Data excerpts>
-*-

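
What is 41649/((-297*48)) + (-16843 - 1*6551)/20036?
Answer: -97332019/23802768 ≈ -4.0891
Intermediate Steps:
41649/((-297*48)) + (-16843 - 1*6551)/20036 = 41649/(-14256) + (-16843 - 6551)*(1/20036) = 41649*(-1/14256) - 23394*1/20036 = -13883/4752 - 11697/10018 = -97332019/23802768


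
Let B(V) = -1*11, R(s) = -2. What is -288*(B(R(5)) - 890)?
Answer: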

-*-

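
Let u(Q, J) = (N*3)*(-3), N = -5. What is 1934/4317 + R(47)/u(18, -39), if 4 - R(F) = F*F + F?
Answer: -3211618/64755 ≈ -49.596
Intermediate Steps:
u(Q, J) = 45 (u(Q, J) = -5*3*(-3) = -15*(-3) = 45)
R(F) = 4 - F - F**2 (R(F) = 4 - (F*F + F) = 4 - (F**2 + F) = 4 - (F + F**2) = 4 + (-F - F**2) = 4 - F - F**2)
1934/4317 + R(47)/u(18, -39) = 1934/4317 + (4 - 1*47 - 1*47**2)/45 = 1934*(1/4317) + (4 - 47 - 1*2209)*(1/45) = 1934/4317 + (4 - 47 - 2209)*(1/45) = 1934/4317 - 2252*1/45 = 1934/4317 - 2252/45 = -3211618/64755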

-*-

Required work> Number of lines containing "What" in the material above: give that number alone.

Your response> 3